▶ _The task_: The response should consist of the records that follow, printed exactly.

START Material for the task

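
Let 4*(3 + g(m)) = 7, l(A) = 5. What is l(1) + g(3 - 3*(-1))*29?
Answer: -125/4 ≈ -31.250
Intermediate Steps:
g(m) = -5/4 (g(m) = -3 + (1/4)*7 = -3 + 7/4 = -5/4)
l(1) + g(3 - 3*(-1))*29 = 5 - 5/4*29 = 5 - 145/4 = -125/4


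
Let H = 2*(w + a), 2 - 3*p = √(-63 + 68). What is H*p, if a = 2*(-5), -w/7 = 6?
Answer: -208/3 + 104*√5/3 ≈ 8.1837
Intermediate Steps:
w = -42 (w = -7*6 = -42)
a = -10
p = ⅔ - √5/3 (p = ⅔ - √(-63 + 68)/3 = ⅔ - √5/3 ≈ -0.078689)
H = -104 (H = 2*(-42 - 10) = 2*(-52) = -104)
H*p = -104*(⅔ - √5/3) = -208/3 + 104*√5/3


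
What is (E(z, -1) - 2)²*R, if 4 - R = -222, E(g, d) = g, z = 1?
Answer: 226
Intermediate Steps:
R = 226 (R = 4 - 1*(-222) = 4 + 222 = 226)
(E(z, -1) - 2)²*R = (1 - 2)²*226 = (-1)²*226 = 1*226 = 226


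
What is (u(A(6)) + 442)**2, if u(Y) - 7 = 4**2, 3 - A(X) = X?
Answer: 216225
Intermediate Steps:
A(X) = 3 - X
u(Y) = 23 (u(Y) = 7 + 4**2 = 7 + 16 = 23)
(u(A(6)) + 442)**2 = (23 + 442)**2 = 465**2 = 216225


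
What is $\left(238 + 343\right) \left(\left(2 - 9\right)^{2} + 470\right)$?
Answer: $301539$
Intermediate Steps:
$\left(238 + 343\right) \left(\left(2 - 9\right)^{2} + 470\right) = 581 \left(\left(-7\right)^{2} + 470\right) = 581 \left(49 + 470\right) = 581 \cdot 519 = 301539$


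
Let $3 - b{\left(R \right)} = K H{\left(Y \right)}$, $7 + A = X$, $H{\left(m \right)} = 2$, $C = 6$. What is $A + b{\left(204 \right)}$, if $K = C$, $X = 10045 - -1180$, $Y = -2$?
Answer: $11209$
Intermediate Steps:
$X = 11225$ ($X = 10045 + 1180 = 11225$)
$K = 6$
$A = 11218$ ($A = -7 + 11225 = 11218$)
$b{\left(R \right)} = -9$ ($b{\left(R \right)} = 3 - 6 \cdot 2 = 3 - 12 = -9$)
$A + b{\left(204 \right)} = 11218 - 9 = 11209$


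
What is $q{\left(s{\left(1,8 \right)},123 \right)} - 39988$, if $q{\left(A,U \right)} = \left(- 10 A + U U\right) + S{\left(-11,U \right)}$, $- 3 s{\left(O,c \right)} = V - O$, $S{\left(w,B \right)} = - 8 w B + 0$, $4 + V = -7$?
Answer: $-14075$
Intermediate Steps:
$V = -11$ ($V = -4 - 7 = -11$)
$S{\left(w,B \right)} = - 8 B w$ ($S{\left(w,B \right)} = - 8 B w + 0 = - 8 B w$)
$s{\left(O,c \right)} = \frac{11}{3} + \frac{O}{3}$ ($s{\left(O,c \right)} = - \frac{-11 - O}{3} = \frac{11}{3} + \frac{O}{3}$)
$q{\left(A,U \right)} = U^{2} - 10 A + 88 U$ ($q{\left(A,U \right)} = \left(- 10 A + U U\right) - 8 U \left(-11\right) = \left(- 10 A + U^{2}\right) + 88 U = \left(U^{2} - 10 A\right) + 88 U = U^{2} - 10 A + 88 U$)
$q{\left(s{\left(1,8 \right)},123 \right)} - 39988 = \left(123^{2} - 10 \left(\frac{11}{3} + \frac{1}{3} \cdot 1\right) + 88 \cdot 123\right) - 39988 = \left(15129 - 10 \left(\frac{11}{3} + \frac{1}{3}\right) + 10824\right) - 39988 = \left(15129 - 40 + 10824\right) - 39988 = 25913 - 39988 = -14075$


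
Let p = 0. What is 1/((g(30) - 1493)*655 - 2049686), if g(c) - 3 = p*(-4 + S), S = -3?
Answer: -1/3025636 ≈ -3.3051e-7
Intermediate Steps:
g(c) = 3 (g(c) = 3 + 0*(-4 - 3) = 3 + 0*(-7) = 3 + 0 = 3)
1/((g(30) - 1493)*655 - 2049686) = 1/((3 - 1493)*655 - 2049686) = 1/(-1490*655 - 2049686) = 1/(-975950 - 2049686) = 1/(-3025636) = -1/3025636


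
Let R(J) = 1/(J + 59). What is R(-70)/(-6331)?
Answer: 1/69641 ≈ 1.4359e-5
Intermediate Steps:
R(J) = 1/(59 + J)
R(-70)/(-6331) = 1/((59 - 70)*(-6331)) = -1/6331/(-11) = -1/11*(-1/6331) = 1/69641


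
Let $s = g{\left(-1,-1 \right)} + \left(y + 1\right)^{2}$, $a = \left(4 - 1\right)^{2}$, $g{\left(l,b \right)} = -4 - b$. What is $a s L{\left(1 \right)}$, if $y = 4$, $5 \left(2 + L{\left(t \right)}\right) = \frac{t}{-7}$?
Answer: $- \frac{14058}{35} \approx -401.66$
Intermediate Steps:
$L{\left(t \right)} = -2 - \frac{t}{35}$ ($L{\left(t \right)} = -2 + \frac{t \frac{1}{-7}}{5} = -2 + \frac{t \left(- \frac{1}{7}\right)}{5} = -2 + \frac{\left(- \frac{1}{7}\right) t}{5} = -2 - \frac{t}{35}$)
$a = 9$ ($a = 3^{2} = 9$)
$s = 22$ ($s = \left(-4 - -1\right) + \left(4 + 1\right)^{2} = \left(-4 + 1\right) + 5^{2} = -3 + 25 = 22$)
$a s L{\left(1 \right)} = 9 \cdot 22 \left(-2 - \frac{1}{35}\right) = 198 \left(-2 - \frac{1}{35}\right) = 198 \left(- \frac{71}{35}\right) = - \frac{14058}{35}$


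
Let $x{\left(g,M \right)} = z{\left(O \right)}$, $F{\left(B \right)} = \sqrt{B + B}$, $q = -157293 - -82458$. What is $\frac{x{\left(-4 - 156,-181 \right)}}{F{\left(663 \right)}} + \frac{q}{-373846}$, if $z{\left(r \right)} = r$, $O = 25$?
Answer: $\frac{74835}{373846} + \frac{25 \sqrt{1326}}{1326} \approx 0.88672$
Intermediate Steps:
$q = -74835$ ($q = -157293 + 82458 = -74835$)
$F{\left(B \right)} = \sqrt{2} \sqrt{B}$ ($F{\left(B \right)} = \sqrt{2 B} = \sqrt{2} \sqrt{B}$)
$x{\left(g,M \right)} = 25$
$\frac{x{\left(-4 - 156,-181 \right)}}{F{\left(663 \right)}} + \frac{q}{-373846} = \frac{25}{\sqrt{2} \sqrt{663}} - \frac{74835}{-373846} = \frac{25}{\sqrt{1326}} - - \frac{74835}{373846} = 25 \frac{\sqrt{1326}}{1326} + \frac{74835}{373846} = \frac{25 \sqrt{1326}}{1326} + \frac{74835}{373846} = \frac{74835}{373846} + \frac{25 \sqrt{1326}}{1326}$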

END Material for the task

▶ _Response_:
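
Let 4*(3 + g(m)) = 7, l(A) = 5. What is l(1) + g(3 - 3*(-1))*29?
Answer: -125/4 ≈ -31.250
Intermediate Steps:
g(m) = -5/4 (g(m) = -3 + (1/4)*7 = -3 + 7/4 = -5/4)
l(1) + g(3 - 3*(-1))*29 = 5 - 5/4*29 = 5 - 145/4 = -125/4


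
Let H = 2*(w + a), 2 - 3*p = √(-63 + 68). What is H*p, if a = 2*(-5), -w/7 = 6?
Answer: -208/3 + 104*√5/3 ≈ 8.1837
Intermediate Steps:
w = -42 (w = -7*6 = -42)
a = -10
p = ⅔ - √5/3 (p = ⅔ - √(-63 + 68)/3 = ⅔ - √5/3 ≈ -0.078689)
H = -104 (H = 2*(-42 - 10) = 2*(-52) = -104)
H*p = -104*(⅔ - √5/3) = -208/3 + 104*√5/3


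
What is (E(z, -1) - 2)²*R, if 4 - R = -222, E(g, d) = g, z = 1?
Answer: 226
Intermediate Steps:
R = 226 (R = 4 - 1*(-222) = 4 + 222 = 226)
(E(z, -1) - 2)²*R = (1 - 2)²*226 = (-1)²*226 = 1*226 = 226


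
What is (u(A(6)) + 442)**2, if u(Y) - 7 = 4**2, 3 - A(X) = X?
Answer: 216225
Intermediate Steps:
A(X) = 3 - X
u(Y) = 23 (u(Y) = 7 + 4**2 = 7 + 16 = 23)
(u(A(6)) + 442)**2 = (23 + 442)**2 = 465**2 = 216225


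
What is $\left(238 + 343\right) \left(\left(2 - 9\right)^{2} + 470\right)$?
Answer: $301539$
Intermediate Steps:
$\left(238 + 343\right) \left(\left(2 - 9\right)^{2} + 470\right) = 581 \left(\left(-7\right)^{2} + 470\right) = 581 \left(49 + 470\right) = 581 \cdot 519 = 301539$


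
Let $3 - b{\left(R \right)} = K H{\left(Y \right)}$, $7 + A = X$, $H{\left(m \right)} = 2$, $C = 6$. What is $A + b{\left(204 \right)}$, if $K = C$, $X = 10045 - -1180$, $Y = -2$?
Answer: $11209$
Intermediate Steps:
$X = 11225$ ($X = 10045 + 1180 = 11225$)
$K = 6$
$A = 11218$ ($A = -7 + 11225 = 11218$)
$b{\left(R \right)} = -9$ ($b{\left(R \right)} = 3 - 6 \cdot 2 = 3 - 12 = -9$)
$A + b{\left(204 \right)} = 11218 - 9 = 11209$


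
What is $q{\left(s{\left(1,8 \right)},123 \right)} - 39988$, if $q{\left(A,U \right)} = \left(- 10 A + U U\right) + S{\left(-11,U \right)}$, $- 3 s{\left(O,c \right)} = V - O$, $S{\left(w,B \right)} = - 8 w B + 0$, $4 + V = -7$?
Answer: $-14075$
Intermediate Steps:
$V = -11$ ($V = -4 - 7 = -11$)
$S{\left(w,B \right)} = - 8 B w$ ($S{\left(w,B \right)} = - 8 B w + 0 = - 8 B w$)
$s{\left(O,c \right)} = \frac{11}{3} + \frac{O}{3}$ ($s{\left(O,c \right)} = - \frac{-11 - O}{3} = \frac{11}{3} + \frac{O}{3}$)
$q{\left(A,U \right)} = U^{2} - 10 A + 88 U$ ($q{\left(A,U \right)} = \left(- 10 A + U U\right) - 8 U \left(-11\right) = \left(- 10 A + U^{2}\right) + 88 U = \left(U^{2} - 10 A\right) + 88 U = U^{2} - 10 A + 88 U$)
$q{\left(s{\left(1,8 \right)},123 \right)} - 39988 = \left(123^{2} - 10 \left(\frac{11}{3} + \frac{1}{3} \cdot 1\right) + 88 \cdot 123\right) - 39988 = \left(15129 - 10 \left(\frac{11}{3} + \frac{1}{3}\right) + 10824\right) - 39988 = \left(15129 - 40 + 10824\right) - 39988 = 25913 - 39988 = -14075$


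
Let p = 0. What is 1/((g(30) - 1493)*655 - 2049686), if g(c) - 3 = p*(-4 + S), S = -3?
Answer: -1/3025636 ≈ -3.3051e-7
Intermediate Steps:
g(c) = 3 (g(c) = 3 + 0*(-4 - 3) = 3 + 0*(-7) = 3 + 0 = 3)
1/((g(30) - 1493)*655 - 2049686) = 1/((3 - 1493)*655 - 2049686) = 1/(-1490*655 - 2049686) = 1/(-975950 - 2049686) = 1/(-3025636) = -1/3025636


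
Let R(J) = 1/(J + 59). What is R(-70)/(-6331)?
Answer: 1/69641 ≈ 1.4359e-5
Intermediate Steps:
R(J) = 1/(59 + J)
R(-70)/(-6331) = 1/((59 - 70)*(-6331)) = -1/6331/(-11) = -1/11*(-1/6331) = 1/69641


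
Let $s = g{\left(-1,-1 \right)} + \left(y + 1\right)^{2}$, $a = \left(4 - 1\right)^{2}$, $g{\left(l,b \right)} = -4 - b$. What is $a s L{\left(1 \right)}$, if $y = 4$, $5 \left(2 + L{\left(t \right)}\right) = \frac{t}{-7}$?
Answer: $- \frac{14058}{35} \approx -401.66$
Intermediate Steps:
$L{\left(t \right)} = -2 - \frac{t}{35}$ ($L{\left(t \right)} = -2 + \frac{t \frac{1}{-7}}{5} = -2 + \frac{t \left(- \frac{1}{7}\right)}{5} = -2 + \frac{\left(- \frac{1}{7}\right) t}{5} = -2 - \frac{t}{35}$)
$a = 9$ ($a = 3^{2} = 9$)
$s = 22$ ($s = \left(-4 - -1\right) + \left(4 + 1\right)^{2} = \left(-4 + 1\right) + 5^{2} = -3 + 25 = 22$)
$a s L{\left(1 \right)} = 9 \cdot 22 \left(-2 - \frac{1}{35}\right) = 198 \left(-2 - \frac{1}{35}\right) = 198 \left(- \frac{71}{35}\right) = - \frac{14058}{35}$


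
Let $x{\left(g,M \right)} = z{\left(O \right)}$, $F{\left(B \right)} = \sqrt{B + B}$, $q = -157293 - -82458$. What is $\frac{x{\left(-4 - 156,-181 \right)}}{F{\left(663 \right)}} + \frac{q}{-373846}$, if $z{\left(r \right)} = r$, $O = 25$?
Answer: $\frac{74835}{373846} + \frac{25 \sqrt{1326}}{1326} \approx 0.88672$
Intermediate Steps:
$q = -74835$ ($q = -157293 + 82458 = -74835$)
$F{\left(B \right)} = \sqrt{2} \sqrt{B}$ ($F{\left(B \right)} = \sqrt{2 B} = \sqrt{2} \sqrt{B}$)
$x{\left(g,M \right)} = 25$
$\frac{x{\left(-4 - 156,-181 \right)}}{F{\left(663 \right)}} + \frac{q}{-373846} = \frac{25}{\sqrt{2} \sqrt{663}} - \frac{74835}{-373846} = \frac{25}{\sqrt{1326}} - - \frac{74835}{373846} = 25 \frac{\sqrt{1326}}{1326} + \frac{74835}{373846} = \frac{25 \sqrt{1326}}{1326} + \frac{74835}{373846} = \frac{74835}{373846} + \frac{25 \sqrt{1326}}{1326}$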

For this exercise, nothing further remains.